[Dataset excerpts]
══════

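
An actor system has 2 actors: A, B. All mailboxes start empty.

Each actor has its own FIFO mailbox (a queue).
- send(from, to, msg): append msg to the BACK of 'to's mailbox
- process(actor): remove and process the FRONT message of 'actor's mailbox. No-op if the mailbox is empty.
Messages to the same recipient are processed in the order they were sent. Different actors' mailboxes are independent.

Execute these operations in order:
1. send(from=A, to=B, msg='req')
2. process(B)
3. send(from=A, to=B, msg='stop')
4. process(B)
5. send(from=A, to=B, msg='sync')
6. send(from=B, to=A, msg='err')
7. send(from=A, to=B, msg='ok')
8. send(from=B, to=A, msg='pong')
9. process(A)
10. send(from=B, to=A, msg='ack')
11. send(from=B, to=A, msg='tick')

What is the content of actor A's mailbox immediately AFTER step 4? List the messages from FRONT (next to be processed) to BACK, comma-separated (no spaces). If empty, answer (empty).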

══════

#### Problem to solve
Your answer should be the lines above, from the line containing "- process(actor): remove" up to and including the line containing "4. process(B)", reproduced exactly and with nothing else.

#### Your solution
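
- process(actor): remove and process the FRONT message of 'actor's mailbox. No-op if the mailbox is empty.
Messages to the same recipient are processed in the order they were sent. Different actors' mailboxes are independent.

Execute these operations in order:
1. send(from=A, to=B, msg='req')
2. process(B)
3. send(from=A, to=B, msg='stop')
4. process(B)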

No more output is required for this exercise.